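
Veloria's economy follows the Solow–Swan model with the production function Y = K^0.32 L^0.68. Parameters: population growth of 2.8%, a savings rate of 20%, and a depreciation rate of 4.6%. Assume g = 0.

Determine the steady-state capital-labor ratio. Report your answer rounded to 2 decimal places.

In steady state, investment equals break-even investment: s·k^α = (n + δ)·k.
Rearranging, k^(1−α) = s / (n + δ).
k^0.68 = 0.20 / (0.028 + 0.046) = 0.20 / 0.074 = 2.7027
k* = 2.7027^(1/0.68) ≈ 4.3152

k* = 4.32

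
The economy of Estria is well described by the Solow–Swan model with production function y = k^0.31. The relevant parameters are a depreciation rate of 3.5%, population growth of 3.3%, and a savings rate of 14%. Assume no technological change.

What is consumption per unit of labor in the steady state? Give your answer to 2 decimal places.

c* = 1.19

Steady state requires s·f(k) = (n + δ)·k, i.e. s·k^α = (n + δ)·k.
Rearranging, k^(1−α) = s / (n + δ).
k^0.69 = 0.14 / (0.033 + 0.035) = 0.14 / 0.068 = 2.0588
k* = 2.0588^(1/0.69) ≈ 2.8478
y* = (k*)^α = 2.8478^0.31 ≈ 1.3832
c* = (1 − s)·y* = (1 − 0.14) × 1.3832 ≈ 1.1896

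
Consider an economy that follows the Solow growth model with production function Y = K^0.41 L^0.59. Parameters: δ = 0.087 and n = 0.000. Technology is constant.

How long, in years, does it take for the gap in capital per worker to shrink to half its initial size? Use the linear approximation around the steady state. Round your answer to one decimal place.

Near the steady state the convergence rate is λ = (1 − α)(n + δ).
λ = (1 − 0.41) × 0.087 = 0.59 × 0.087 = 0.05133
Half-life = ln 2 / λ = 0.6931 / 0.05133 ≈ 13.50 years

t_½ ≈ 13.5 years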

##########

_About this task_
The answer is the line holding "What is consumption" and all the lines after it through the end of the records, repeated exactly.

_Task output_
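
What is consumption per unit of labor in the steady state? Give your answer to 2 decimal places.

c* = 1.19

Steady state requires s·f(k) = (n + δ)·k, i.e. s·k^α = (n + δ)·k.
Rearranging, k^(1−α) = s / (n + δ).
k^0.69 = 0.14 / (0.033 + 0.035) = 0.14 / 0.068 = 2.0588
k* = 2.0588^(1/0.69) ≈ 2.8478
y* = (k*)^α = 2.8478^0.31 ≈ 1.3832
c* = (1 − s)·y* = (1 − 0.14) × 1.3832 ≈ 1.1896

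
Consider an economy that follows the Solow growth model with production function Y = K^0.41 L^0.59. Parameters: δ = 0.087 and n = 0.000. Technology is constant.

How long, in years, does it take for the gap in capital per worker to shrink to half its initial size? Use the linear approximation around the steady state. Round your answer to one decimal place.

Near the steady state the convergence rate is λ = (1 − α)(n + δ).
λ = (1 − 0.41) × 0.087 = 0.59 × 0.087 = 0.05133
Half-life = ln 2 / λ = 0.6931 / 0.05133 ≈ 13.50 years

t_½ ≈ 13.5 years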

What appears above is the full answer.